- _WHAT YOU SHOULD DO_:
Read through the records. Copy each line that has the word "rows".

- _EXERCISE INPUTS_:
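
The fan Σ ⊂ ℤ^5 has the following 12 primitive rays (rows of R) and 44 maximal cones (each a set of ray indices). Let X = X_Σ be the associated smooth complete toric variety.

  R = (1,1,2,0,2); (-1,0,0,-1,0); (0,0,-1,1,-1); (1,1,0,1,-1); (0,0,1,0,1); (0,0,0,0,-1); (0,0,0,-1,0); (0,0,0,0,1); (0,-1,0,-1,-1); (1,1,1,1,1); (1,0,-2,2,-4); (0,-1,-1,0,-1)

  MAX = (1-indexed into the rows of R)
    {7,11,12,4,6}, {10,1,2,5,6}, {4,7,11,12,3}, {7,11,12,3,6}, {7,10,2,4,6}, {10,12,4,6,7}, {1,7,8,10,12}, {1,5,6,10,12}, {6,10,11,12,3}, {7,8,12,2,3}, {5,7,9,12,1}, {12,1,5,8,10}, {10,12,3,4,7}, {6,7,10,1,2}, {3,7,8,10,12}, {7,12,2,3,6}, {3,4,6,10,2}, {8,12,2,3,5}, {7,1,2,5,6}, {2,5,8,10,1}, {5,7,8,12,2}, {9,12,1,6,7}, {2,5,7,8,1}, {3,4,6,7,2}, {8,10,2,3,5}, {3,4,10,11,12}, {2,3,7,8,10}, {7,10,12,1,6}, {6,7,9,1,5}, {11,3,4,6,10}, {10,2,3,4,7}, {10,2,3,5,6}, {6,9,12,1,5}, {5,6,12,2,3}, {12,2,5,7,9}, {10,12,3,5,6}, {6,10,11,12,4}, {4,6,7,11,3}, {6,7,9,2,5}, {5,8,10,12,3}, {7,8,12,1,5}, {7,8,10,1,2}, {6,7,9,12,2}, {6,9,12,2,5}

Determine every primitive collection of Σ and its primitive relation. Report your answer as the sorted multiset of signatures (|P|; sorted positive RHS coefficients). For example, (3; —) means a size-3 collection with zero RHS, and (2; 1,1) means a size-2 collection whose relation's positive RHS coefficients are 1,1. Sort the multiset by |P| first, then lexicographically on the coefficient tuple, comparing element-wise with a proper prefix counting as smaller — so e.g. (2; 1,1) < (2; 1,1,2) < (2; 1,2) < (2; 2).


Σ has 24 primitive collections:

  P = {6,8}:  v_{6} + v_{8} = 0  ⟹  sig = (2; —)
  P = {1,3}:  v_{1} + v_{3} = v_{10}  ⟹  sig = (2; 1)
  P = {3,9}:  v_{3} + v_{9} = v_{6} + v_{12}  ⟹  sig = (2; 1,1)
  P = {4,5}:  v_{4} + v_{5} = v_{6} + v_{10}  ⟹  sig = (2; 1,1)
  P = {4,8}:  v_{4} + v_{8} = v_{3} + v_{7} + v_{10}  ⟹  sig = (2; 1,1,1)
  P = {8,9}:  v_{8} + v_{9} = v_{5} + v_{7} + v_{12}  ⟹  sig = (2; 1,1,1)
  P = {8,11}:  v_{8} + v_{11} = v_{3} + v_{4} + v_{12}  ⟹  sig = (2; 1,1,1)
  P = {9,10}:  v_{9} + v_{10} = v_{1} + v_{6} + v_{12}  ⟹  sig = (2; 1,1,1)
  P = {1,11}:  v_{1} + v_{11} = v_{4} + v_{6} + v_{10} + v_{12}  ⟹  sig = (2; 1,1,1,1)
  P = {4,9}:  v_{4} + v_{9} = 2·v_{6} + v_{7} + v_{10} + v_{12}  ⟹  sig = (2; 1,1,1,2)
  P = {5,11}:  v_{5} + v_{11} = v_{3} + 2·v_{6} + v_{10} + v_{12}  ⟹  sig = (2; 1,1,1,2)
  P = {1,4}:  v_{1} + v_{4} = v_{6} + v_{7} + 2·v_{10}  ⟹  sig = (2; 1,1,2)
  P = {2,11}:  v_{2} + v_{11} = 2·v_{3} + 2·v_{6} + v_{7}  ⟹  sig = (2; 1,2,2)
  P = {9,11}:  v_{9} + v_{11} = v_{4} + 2·v_{6} + 2·v_{12}  ⟹  sig = (2; 1,2,2)
  P = {2,10,12}:  v_{2} + v_{10} + v_{12} = 0  ⟹  sig = (3; —)
  P = {3,5,7}:  v_{3} + v_{5} + v_{7} = 0  ⟹  sig = (3; —)
  P = {5,7,10}:  v_{5} + v_{7} + v_{10} = v_{1}  ⟹  sig = (3; 1)
  P = {1,2,12}:  v_{1} + v_{2} + v_{12} = v_{5} + v_{7}  ⟹  sig = (3; 1,1)
  P = {2,4,12}:  v_{2} + v_{4} + v_{12} = v_{3} + v_{6} + v_{7}  ⟹  sig = (3; 1,1,1)
  P = {7,10,11}:  v_{7} + v_{10} + v_{11} = 2·v_{4} + v_{12}  ⟹  sig = (3; 1,2)
  P = {1,2,9}:  v_{1} + v_{2} + v_{9} = 2·v_{5} + v_{6} + 2·v_{7}  ⟹  sig = (3; 1,2,2)
  P = {3,4,6,12}:  v_{3} + v_{4} + v_{6} + v_{12} = v_{11}  ⟹  sig = (4; 1)
  P = {3,6,7,10}:  v_{3} + v_{6} + v_{7} + v_{10} = v_{4}  ⟹  sig = (4; 1)
  P = {5,6,7,12}:  v_{5} + v_{6} + v_{7} + v_{12} = v_{9}  ⟹  sig = (4; 1)

so the primitive-relation signature multiset is
    (2; —)
    (2; 1)
    (2; 1,1)
    (2; 1,1)
    (2; 1,1,1)
    (2; 1,1,1)
    (2; 1,1,1)
    (2; 1,1,1)
    (2; 1,1,1,1)
    (2; 1,1,1,2)
    (2; 1,1,1,2)
    (2; 1,1,2)
    (2; 1,2,2)
    (2; 1,2,2)
    (3; —)
    (3; —)
    (3; 1)
    (3; 1,1)
    (3; 1,1,1)
    (3; 1,2)
    (3; 1,2,2)
    (4; 1)
    (4; 1)
    (4; 1)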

- _RESULT OF THE TASK_:
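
The fan Σ ⊂ ℤ^5 has the following 12 primitive rays (rows of R) and 44 maximal cones (each a set of ray indices). Let X = X_Σ be the associated smooth complete toric variety.
  MAX = (1-indexed into the rows of R)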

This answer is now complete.